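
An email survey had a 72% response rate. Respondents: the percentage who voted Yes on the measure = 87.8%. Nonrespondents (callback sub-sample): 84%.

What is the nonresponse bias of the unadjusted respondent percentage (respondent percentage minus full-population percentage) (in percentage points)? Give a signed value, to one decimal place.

+1.1 percentage points

Nonresponse fraction = 1 − 0.72 = 0.28.
Bias = (nonresponse fraction) × (respondent percentage − nonrespondent percentage)
     = 0.28 × (87.8 − 84) = 0.28 × 3.8 = 1.064.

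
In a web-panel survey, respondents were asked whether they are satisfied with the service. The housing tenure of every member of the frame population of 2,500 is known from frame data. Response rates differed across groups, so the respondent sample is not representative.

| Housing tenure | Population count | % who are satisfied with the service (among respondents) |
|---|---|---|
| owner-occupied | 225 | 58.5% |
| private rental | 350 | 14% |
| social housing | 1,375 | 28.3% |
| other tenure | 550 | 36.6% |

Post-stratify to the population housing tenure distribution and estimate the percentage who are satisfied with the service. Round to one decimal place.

Reweight to the known housing tenure distribution:
  owner-occupied: (225/2,500) × 58.5 = 5.265
  private rental: (350/2,500) × 14 = 1.96
  social housing: (1,375/2,500) × 28.3 = 15.565
  other tenure: (550/2,500) × 36.6 = 8.052
Post-stratified estimate = 30.842 → 30.8%.

30.8%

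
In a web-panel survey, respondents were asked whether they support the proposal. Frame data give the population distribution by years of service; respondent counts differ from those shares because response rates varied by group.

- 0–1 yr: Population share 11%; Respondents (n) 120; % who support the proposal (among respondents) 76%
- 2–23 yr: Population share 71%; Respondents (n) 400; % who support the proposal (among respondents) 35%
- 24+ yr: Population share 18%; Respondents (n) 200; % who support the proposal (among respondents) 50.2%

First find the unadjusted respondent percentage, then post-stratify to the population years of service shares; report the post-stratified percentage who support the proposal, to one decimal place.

42.2%

Unadjusted (pooled respondent) estimate weights by respondent counts:
  (120/720)×76 + (400/720)×35 + (200/720)×50.2 = 46.0556%
Post-stratified estimate weights by population shares:
  0.11×76 + 0.71×35 + 0.18×50.2 = 42.246%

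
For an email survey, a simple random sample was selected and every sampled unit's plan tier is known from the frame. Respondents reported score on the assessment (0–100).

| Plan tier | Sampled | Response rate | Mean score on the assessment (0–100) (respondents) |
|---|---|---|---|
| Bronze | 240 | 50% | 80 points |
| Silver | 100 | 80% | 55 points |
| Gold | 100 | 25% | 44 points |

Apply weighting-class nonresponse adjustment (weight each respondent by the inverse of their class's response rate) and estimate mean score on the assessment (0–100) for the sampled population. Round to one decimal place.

Each respondent's weight = sampled/responded in their class; summing within a class gives n_sampled, so:
  Bronze: 240 × 80 = 19,200
  Silver: 100 × 55 = 5500
  Gold: 100 × 44 = 4400
Adjusted estimate = 29,100 / 440 = 66.1364 → 66.1.

66.1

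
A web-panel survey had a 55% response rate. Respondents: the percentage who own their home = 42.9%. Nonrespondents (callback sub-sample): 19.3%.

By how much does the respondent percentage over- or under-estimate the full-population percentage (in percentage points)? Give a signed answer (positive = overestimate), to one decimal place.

Nonresponse fraction = 1 − 0.55 = 0.45.
Bias = (nonresponse fraction) × (respondent percentage − nonrespondent percentage)
     = 0.45 × (42.9 − 19.3) = 0.45 × 23.6 = 10.62.

+10.6 percentage points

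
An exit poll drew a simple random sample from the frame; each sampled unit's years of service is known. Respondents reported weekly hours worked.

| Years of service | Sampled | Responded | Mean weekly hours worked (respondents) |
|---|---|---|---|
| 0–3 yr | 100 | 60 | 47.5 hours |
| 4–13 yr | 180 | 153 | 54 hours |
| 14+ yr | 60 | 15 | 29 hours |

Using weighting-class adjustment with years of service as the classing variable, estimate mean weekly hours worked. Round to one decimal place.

Response rates by class: 0–3 yr 60/100 = 60%, 4–13 yr 153/180 = 85%, 14+ yr 15/60 = 25%.
With weight = n_sampled/n_responded per class, the weighted class total is n_sampled:
  0–3 yr: 100 × 47.5 = 4750
  4–13 yr: 180 × 54 = 9720
  14+ yr: 60 × 29 = 1740
Adjusted estimate = 16,210 / 340 = 47.6765 → 47.7.

47.7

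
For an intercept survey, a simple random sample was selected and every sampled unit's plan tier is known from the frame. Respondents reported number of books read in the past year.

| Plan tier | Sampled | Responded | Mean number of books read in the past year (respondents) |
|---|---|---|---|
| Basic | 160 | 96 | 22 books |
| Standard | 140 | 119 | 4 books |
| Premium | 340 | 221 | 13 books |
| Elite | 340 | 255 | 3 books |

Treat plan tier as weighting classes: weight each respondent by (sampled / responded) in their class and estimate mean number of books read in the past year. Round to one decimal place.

9.7

Response rates by class: Basic 96/160 = 60%, Standard 119/140 = 85%, Premium 221/340 = 65%, Elite 255/340 = 75%.
Each respondent's weight = sampled/responded in their class; summing within a class gives n_sampled, so:
  Basic: 160 × 22 = 3520
  Standard: 140 × 4 = 560
  Premium: 340 × 13 = 4420
  Elite: 340 × 3 = 1020
Adjusted estimate = 9520 / 980 = 9.71429 → 9.7.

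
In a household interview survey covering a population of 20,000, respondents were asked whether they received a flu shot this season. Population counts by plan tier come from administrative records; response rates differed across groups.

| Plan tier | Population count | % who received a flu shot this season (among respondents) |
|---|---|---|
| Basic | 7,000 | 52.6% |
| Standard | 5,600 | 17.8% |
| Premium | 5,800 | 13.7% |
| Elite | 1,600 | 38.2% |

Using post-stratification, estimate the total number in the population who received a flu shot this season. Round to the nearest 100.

Each cell contributes its population count × the respondent rate:
  Basic: 7,000 × 52.6% = 3682
  Standard: 5,600 × 17.8% = 996.8
  Premium: 5,800 × 13.7% = 794.6
  Elite: 1,600 × 38.2% = 611.2
Estimated total = 6084.6 → 6,100.

6,100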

▶ [AIM OF THE EXERCISE]: Would you repeat each of the lines above exactly?

▶ [OUTPUT OF THE TASK]:
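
An email survey had a 72% response rate. Respondents: the percentage who voted Yes on the measure = 87.8%. Nonrespondents (callback sub-sample): 84%.

What is the nonresponse bias of the unadjusted respondent percentage (respondent percentage minus full-population percentage) (in percentage points)? Give a signed value, to one decimal place.

+1.1 percentage points

Nonresponse fraction = 1 − 0.72 = 0.28.
Bias = (nonresponse fraction) × (respondent percentage − nonrespondent percentage)
     = 0.28 × (87.8 − 84) = 0.28 × 3.8 = 1.064.

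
In a web-panel survey, respondents were asked whether they are satisfied with the service. The housing tenure of every member of the frame population of 2,500 is known from frame data. Response rates differed across groups, so the respondent sample is not representative.

| Housing tenure | Population count | % who are satisfied with the service (among respondents) |
|---|---|---|
| owner-occupied | 225 | 58.5% |
| private rental | 350 | 14% |
| social housing | 1,375 | 28.3% |
| other tenure | 550 | 36.6% |

Post-stratify to the population housing tenure distribution and estimate the percentage who are satisfied with the service. Round to one decimal place.

Reweight to the known housing tenure distribution:
  owner-occupied: (225/2,500) × 58.5 = 5.265
  private rental: (350/2,500) × 14 = 1.96
  social housing: (1,375/2,500) × 28.3 = 15.565
  other tenure: (550/2,500) × 36.6 = 8.052
Post-stratified estimate = 30.842 → 30.8%.

30.8%

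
In a web-panel survey, respondents were asked whether they support the proposal. Frame data give the population distribution by years of service; respondent counts differ from those shares because response rates varied by group.

- 0–1 yr: Population share 11%; Respondents (n) 120; % who support the proposal (among respondents) 76%
- 2–23 yr: Population share 71%; Respondents (n) 400; % who support the proposal (among respondents) 35%
- 24+ yr: Population share 18%; Respondents (n) 200; % who support the proposal (among respondents) 50.2%

First find the unadjusted respondent percentage, then post-stratify to the population years of service shares; report the post-stratified percentage who support the proposal, to one decimal place.

42.2%

Unadjusted (pooled respondent) estimate weights by respondent counts:
  (120/720)×76 + (400/720)×35 + (200/720)×50.2 = 46.0556%
Post-stratified estimate weights by population shares:
  0.11×76 + 0.71×35 + 0.18×50.2 = 42.246%

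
For an email survey, a simple random sample was selected and every sampled unit's plan tier is known from the frame. Respondents reported score on the assessment (0–100).

| Plan tier | Sampled | Response rate | Mean score on the assessment (0–100) (respondents) |
|---|---|---|---|
| Bronze | 240 | 50% | 80 points |
| Silver | 100 | 80% | 55 points |
| Gold | 100 | 25% | 44 points |

Apply weighting-class nonresponse adjustment (weight each respondent by the inverse of their class's response rate) and estimate mean score on the assessment (0–100) for the sampled population. Round to one decimal place.

Each respondent's weight = sampled/responded in their class; summing within a class gives n_sampled, so:
  Bronze: 240 × 80 = 19,200
  Silver: 100 × 55 = 5500
  Gold: 100 × 44 = 4400
Adjusted estimate = 29,100 / 440 = 66.1364 → 66.1.

66.1

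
A web-panel survey had a 55% response rate. Respondents: the percentage who own their home = 42.9%. Nonrespondents (callback sub-sample): 19.3%.

By how much does the respondent percentage over- or under-estimate the full-population percentage (in percentage points)? Give a signed answer (positive = overestimate), to one decimal place.

Nonresponse fraction = 1 − 0.55 = 0.45.
Bias = (nonresponse fraction) × (respondent percentage − nonrespondent percentage)
     = 0.45 × (42.9 − 19.3) = 0.45 × 23.6 = 10.62.

+10.6 percentage points

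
An exit poll drew a simple random sample from the frame; each sampled unit's years of service is known. Respondents reported weekly hours worked.

| Years of service | Sampled | Responded | Mean weekly hours worked (respondents) |
|---|---|---|---|
| 0–3 yr | 100 | 60 | 47.5 hours |
| 4–13 yr | 180 | 153 | 54 hours |
| 14+ yr | 60 | 15 | 29 hours |

Using weighting-class adjustment with years of service as the classing variable, estimate mean weekly hours worked. Round to one decimal place.

Response rates by class: 0–3 yr 60/100 = 60%, 4–13 yr 153/180 = 85%, 14+ yr 15/60 = 25%.
With weight = n_sampled/n_responded per class, the weighted class total is n_sampled:
  0–3 yr: 100 × 47.5 = 4750
  4–13 yr: 180 × 54 = 9720
  14+ yr: 60 × 29 = 1740
Adjusted estimate = 16,210 / 340 = 47.6765 → 47.7.

47.7

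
For an intercept survey, a simple random sample was selected and every sampled unit's plan tier is known from the frame. Respondents reported number of books read in the past year.

| Plan tier | Sampled | Responded | Mean number of books read in the past year (respondents) |
|---|---|---|---|
| Basic | 160 | 96 | 22 books |
| Standard | 140 | 119 | 4 books |
| Premium | 340 | 221 | 13 books |
| Elite | 340 | 255 | 3 books |

Treat plan tier as weighting classes: weight each respondent by (sampled / responded) in their class and estimate mean number of books read in the past year. Round to one decimal place.

9.7

Response rates by class: Basic 96/160 = 60%, Standard 119/140 = 85%, Premium 221/340 = 65%, Elite 255/340 = 75%.
Each respondent's weight = sampled/responded in their class; summing within a class gives n_sampled, so:
  Basic: 160 × 22 = 3520
  Standard: 140 × 4 = 560
  Premium: 340 × 13 = 4420
  Elite: 340 × 3 = 1020
Adjusted estimate = 9520 / 980 = 9.71429 → 9.7.

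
In a household interview survey covering a population of 20,000, respondents were asked whether they received a flu shot this season. Population counts by plan tier come from administrative records; response rates differed across groups.

| Plan tier | Population count | % who received a flu shot this season (among respondents) |
|---|---|---|
| Basic | 7,000 | 52.6% |
| Standard | 5,600 | 17.8% |
| Premium | 5,800 | 13.7% |
| Elite | 1,600 | 38.2% |

Using post-stratification, estimate the total number in the population who received a flu shot this season. Round to the nearest 100.

Each cell contributes its population count × the respondent rate:
  Basic: 7,000 × 52.6% = 3682
  Standard: 5,600 × 17.8% = 996.8
  Premium: 5,800 × 13.7% = 794.6
  Elite: 1,600 × 38.2% = 611.2
Estimated total = 6084.6 → 6,100.

6,100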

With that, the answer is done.